_WHAT TO WORK ON_: Would you output the entries below only from the line containing "Simplify ((((c² /" through the line containing "Write (-7 - x", exactly as they stand and with both ends included?

_INFORMATION SUPPLIED_:
=======

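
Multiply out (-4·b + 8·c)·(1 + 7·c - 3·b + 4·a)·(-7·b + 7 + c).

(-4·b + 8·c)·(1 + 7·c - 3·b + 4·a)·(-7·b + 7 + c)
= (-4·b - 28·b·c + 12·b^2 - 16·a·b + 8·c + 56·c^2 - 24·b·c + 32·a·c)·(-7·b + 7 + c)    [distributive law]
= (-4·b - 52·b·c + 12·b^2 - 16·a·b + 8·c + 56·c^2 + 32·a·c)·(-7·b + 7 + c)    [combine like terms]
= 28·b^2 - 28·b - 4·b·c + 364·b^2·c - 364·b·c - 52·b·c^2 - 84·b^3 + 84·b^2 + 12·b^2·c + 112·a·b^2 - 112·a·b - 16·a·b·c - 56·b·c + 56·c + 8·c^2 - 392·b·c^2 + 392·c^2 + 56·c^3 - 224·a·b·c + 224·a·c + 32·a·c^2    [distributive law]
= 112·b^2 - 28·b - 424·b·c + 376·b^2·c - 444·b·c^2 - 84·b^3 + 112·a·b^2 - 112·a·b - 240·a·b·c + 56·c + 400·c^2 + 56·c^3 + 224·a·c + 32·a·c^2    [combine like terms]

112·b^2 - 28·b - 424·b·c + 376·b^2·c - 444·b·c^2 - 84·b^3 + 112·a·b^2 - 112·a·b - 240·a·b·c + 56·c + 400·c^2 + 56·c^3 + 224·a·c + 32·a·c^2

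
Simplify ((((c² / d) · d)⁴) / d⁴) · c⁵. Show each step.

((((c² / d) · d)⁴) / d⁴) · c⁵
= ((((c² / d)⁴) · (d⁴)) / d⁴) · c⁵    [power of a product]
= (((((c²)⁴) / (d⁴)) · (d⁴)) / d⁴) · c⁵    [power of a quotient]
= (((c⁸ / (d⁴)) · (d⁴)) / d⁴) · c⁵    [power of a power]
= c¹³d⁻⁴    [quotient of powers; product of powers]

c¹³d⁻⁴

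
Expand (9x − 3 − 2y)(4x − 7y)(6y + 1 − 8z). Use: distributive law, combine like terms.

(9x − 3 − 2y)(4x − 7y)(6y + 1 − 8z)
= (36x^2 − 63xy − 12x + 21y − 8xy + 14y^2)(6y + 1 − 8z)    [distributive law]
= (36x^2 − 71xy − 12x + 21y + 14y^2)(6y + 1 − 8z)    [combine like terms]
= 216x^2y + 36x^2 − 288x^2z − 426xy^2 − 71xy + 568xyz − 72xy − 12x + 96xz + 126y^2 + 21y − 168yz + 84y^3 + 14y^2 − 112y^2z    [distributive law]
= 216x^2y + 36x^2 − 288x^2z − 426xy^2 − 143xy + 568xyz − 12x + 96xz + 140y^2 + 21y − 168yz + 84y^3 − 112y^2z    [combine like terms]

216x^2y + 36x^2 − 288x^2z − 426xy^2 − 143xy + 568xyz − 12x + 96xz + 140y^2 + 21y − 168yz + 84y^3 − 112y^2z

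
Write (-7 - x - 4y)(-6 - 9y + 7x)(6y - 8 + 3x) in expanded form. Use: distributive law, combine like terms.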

=======

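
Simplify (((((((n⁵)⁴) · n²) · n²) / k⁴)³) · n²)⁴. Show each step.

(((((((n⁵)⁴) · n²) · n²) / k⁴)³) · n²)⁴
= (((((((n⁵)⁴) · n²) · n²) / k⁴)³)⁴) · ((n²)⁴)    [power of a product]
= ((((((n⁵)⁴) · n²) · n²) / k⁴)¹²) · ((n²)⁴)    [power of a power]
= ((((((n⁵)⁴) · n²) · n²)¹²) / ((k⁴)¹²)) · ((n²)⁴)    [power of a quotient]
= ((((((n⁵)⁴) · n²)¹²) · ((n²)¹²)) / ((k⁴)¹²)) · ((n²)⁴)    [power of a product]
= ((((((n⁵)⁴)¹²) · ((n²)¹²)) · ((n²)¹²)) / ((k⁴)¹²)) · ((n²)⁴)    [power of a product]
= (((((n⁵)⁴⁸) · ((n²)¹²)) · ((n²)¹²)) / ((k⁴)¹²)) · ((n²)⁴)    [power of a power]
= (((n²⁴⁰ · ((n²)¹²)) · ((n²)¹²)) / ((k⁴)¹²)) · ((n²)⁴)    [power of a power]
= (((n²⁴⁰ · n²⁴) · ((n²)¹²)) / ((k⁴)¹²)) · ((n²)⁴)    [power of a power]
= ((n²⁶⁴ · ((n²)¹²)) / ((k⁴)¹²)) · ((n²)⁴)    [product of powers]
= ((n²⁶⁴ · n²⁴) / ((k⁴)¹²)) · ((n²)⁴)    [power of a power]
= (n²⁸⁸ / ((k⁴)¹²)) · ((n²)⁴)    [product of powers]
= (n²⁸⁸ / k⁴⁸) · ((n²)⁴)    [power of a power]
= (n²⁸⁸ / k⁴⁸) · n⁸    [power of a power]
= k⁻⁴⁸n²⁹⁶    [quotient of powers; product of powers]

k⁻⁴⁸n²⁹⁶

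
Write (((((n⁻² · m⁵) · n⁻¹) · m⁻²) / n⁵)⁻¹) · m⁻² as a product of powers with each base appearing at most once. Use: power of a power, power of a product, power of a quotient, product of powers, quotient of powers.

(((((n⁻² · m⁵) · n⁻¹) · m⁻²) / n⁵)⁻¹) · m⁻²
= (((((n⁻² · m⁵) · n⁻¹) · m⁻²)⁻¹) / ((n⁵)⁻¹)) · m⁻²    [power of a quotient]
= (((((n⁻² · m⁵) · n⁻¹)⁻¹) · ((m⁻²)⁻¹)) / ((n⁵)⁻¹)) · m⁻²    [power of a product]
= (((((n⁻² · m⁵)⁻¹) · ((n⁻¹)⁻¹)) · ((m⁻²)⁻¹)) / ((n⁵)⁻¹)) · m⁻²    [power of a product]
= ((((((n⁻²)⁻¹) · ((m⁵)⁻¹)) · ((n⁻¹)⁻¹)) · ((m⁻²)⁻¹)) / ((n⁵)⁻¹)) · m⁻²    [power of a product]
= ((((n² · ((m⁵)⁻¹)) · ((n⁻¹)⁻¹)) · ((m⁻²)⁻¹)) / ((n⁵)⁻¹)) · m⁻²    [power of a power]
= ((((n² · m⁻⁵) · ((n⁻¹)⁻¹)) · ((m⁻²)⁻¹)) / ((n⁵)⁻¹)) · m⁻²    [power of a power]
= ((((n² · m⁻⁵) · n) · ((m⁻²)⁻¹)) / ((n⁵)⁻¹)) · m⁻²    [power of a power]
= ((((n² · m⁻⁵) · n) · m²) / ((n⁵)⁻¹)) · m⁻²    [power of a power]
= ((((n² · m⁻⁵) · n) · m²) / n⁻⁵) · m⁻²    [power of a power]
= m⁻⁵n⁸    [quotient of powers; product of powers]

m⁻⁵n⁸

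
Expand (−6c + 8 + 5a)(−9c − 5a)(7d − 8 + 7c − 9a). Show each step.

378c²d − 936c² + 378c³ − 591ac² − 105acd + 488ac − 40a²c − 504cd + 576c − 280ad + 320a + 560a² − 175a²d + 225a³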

=======

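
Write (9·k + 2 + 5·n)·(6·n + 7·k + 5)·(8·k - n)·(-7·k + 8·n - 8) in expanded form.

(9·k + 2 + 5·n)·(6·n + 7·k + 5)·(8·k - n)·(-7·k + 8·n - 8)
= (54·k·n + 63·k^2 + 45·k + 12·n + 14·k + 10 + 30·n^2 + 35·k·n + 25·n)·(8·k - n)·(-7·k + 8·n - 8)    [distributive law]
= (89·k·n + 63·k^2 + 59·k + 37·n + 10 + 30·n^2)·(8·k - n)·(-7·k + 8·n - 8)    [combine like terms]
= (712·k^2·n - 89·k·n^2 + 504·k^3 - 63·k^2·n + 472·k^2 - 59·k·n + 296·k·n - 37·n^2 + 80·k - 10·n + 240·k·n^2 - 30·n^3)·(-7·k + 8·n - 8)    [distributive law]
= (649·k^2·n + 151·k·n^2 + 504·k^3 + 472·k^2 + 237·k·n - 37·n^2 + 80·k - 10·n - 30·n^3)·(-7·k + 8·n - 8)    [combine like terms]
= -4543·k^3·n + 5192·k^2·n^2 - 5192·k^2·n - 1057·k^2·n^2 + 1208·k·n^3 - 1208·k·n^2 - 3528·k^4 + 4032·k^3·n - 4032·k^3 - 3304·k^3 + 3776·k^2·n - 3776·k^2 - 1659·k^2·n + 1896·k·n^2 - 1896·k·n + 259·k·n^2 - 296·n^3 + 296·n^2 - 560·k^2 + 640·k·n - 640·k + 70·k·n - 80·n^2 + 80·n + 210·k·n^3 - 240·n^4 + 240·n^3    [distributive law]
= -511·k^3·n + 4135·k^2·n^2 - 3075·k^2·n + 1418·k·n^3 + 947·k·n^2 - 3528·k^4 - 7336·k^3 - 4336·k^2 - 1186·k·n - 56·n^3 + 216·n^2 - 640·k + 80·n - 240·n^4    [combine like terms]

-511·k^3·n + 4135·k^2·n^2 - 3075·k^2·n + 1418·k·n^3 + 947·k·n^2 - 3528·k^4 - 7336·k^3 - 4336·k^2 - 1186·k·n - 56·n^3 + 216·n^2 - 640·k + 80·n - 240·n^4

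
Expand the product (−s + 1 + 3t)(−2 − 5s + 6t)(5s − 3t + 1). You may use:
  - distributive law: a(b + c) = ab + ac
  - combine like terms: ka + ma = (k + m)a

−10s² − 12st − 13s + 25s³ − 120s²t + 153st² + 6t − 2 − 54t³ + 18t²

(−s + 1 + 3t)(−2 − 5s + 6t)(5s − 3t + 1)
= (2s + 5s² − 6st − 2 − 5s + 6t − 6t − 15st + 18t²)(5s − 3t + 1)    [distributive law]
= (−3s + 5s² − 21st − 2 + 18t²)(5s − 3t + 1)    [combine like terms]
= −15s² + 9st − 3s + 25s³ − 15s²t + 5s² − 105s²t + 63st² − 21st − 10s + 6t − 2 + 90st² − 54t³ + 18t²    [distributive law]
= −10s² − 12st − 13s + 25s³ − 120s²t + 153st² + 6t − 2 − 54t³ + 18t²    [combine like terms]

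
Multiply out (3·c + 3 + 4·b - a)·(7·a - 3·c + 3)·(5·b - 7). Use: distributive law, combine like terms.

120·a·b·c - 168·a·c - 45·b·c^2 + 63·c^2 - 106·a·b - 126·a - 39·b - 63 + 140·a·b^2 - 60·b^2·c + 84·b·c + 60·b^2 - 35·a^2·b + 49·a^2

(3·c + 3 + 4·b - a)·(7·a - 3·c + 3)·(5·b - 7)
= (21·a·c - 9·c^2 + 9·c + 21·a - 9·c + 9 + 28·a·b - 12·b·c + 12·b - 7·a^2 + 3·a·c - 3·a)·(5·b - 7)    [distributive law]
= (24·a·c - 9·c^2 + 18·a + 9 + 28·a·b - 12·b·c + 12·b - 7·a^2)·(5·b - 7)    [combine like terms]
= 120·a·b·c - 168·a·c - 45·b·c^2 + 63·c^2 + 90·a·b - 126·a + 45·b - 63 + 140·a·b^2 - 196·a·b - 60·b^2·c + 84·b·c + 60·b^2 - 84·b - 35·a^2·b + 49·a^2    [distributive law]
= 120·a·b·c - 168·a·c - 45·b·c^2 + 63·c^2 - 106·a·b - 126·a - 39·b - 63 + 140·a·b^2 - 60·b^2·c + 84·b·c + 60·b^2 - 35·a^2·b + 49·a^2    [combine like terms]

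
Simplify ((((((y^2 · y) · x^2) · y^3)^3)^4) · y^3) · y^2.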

=======

_OUTPUT OF THE TASK_:
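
Simplify ((((c² / d) · d)⁴) / d⁴) · c⁵. Show each step.

((((c² / d) · d)⁴) / d⁴) · c⁵
= ((((c² / d)⁴) · (d⁴)) / d⁴) · c⁵    [power of a product]
= (((((c²)⁴) / (d⁴)) · (d⁴)) / d⁴) · c⁵    [power of a quotient]
= (((c⁸ / (d⁴)) · (d⁴)) / d⁴) · c⁵    [power of a power]
= c¹³d⁻⁴    [quotient of powers; product of powers]

c¹³d⁻⁴

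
Expand (9x − 3 − 2y)(4x − 7y)(6y + 1 − 8z). Use: distributive law, combine like terms.

(9x − 3 − 2y)(4x − 7y)(6y + 1 − 8z)
= (36x^2 − 63xy − 12x + 21y − 8xy + 14y^2)(6y + 1 − 8z)    [distributive law]
= (36x^2 − 71xy − 12x + 21y + 14y^2)(6y + 1 − 8z)    [combine like terms]
= 216x^2y + 36x^2 − 288x^2z − 426xy^2 − 71xy + 568xyz − 72xy − 12x + 96xz + 126y^2 + 21y − 168yz + 84y^3 + 14y^2 − 112y^2z    [distributive law]
= 216x^2y + 36x^2 − 288x^2z − 426xy^2 − 143xy + 568xyz − 12x + 96xz + 140y^2 + 21y − 168yz + 84y^3 − 112y^2z    [combine like terms]

216x^2y + 36x^2 − 288x^2z − 426xy^2 − 143xy + 568xyz − 12x + 96xz + 140y^2 + 21y − 168yz + 84y^3 − 112y^2z

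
Write (-7 - x - 4y)(-6 - 9y + 7x)(6y - 8 + 3x) in expanded form. Use: distributive law, combine like terms.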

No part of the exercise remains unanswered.